* _What this task involves_:
Once you find the line with "Consider an exhaust" in the entries below, return exactly every line from it through the line with "- perlite board: 120 mm, k = 0.0641 W/m·K".

[Saved entries]
======
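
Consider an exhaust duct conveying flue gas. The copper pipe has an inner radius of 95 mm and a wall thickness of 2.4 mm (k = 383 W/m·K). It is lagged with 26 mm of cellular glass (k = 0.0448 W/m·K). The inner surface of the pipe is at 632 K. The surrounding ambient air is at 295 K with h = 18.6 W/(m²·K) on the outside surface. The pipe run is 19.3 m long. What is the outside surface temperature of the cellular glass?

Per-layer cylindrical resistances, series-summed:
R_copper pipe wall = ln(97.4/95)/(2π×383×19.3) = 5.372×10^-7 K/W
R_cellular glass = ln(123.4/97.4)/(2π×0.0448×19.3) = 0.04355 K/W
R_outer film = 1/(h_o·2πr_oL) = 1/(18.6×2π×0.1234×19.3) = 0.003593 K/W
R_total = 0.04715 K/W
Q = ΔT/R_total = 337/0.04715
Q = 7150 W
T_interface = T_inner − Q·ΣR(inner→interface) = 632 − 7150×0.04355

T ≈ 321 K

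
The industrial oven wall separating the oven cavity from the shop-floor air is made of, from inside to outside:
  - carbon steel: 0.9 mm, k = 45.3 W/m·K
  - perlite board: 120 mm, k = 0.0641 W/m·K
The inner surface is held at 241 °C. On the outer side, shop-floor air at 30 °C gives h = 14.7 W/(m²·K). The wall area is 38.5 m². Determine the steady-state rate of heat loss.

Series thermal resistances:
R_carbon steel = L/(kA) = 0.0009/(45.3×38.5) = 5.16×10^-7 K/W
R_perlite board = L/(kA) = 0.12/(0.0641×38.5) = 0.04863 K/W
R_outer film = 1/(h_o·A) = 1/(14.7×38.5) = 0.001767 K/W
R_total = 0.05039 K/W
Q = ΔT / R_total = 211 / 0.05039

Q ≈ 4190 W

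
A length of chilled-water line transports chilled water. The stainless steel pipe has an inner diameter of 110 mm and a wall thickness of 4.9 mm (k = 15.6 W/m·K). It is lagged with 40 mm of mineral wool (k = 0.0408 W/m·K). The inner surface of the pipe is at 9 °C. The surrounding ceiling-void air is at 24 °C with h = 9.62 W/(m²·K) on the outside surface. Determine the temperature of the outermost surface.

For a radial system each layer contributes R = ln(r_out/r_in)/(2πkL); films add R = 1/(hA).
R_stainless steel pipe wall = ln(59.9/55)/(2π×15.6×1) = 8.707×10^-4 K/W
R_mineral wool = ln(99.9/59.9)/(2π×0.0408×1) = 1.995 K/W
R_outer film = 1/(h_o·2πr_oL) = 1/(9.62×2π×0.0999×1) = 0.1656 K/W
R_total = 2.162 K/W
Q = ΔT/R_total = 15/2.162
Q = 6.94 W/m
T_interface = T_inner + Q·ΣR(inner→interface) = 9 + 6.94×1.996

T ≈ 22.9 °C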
======
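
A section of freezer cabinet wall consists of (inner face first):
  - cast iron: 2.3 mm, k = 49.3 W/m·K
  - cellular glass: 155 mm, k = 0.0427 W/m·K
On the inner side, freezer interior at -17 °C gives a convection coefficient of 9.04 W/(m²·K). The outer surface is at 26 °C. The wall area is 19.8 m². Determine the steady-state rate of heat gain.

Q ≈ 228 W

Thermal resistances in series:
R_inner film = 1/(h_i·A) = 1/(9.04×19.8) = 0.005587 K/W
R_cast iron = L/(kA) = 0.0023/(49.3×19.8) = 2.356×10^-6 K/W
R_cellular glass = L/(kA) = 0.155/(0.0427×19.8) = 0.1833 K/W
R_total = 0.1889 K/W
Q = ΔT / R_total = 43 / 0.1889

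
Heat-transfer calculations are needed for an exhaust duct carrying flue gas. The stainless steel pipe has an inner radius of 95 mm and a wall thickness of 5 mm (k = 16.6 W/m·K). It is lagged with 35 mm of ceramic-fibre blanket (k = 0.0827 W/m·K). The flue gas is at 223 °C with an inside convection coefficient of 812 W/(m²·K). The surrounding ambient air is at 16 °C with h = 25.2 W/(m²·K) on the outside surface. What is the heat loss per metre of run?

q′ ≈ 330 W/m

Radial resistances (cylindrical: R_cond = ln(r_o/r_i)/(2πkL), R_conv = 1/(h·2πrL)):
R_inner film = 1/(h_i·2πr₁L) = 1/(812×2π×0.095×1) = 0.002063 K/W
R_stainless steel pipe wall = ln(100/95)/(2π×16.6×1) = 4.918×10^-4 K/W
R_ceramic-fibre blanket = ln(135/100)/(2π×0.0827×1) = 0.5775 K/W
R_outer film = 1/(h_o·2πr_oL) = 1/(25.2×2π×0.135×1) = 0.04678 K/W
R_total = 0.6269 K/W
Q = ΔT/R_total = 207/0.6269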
======
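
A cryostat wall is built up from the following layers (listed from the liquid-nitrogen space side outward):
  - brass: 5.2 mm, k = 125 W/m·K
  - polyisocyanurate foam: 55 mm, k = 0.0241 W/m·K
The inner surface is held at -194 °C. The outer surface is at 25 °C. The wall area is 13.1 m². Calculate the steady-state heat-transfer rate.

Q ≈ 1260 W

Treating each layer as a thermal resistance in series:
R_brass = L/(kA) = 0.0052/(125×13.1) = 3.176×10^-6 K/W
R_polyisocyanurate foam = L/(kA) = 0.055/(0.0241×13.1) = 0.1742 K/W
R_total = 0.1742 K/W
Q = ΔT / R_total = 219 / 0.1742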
======
* _Final answer_:
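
Consider an exhaust duct conveying flue gas. The copper pipe has an inner radius of 95 mm and a wall thickness of 2.4 mm (k = 383 W/m·K). It is lagged with 26 mm of cellular glass (k = 0.0448 W/m·K). The inner surface of the pipe is at 632 K. The surrounding ambient air is at 295 K with h = 18.6 W/(m²·K) on the outside surface. The pipe run is 19.3 m long. What is the outside surface temperature of the cellular glass?

Per-layer cylindrical resistances, series-summed:
R_copper pipe wall = ln(97.4/95)/(2π×383×19.3) = 5.372×10^-7 K/W
R_cellular glass = ln(123.4/97.4)/(2π×0.0448×19.3) = 0.04355 K/W
R_outer film = 1/(h_o·2πr_oL) = 1/(18.6×2π×0.1234×19.3) = 0.003593 K/W
R_total = 0.04715 K/W
Q = ΔT/R_total = 337/0.04715
Q = 7150 W
T_interface = T_inner − Q·ΣR(inner→interface) = 632 − 7150×0.04355

T ≈ 321 K

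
The industrial oven wall separating the oven cavity from the shop-floor air is made of, from inside to outside:
  - carbon steel: 0.9 mm, k = 45.3 W/m·K
  - perlite board: 120 mm, k = 0.0641 W/m·K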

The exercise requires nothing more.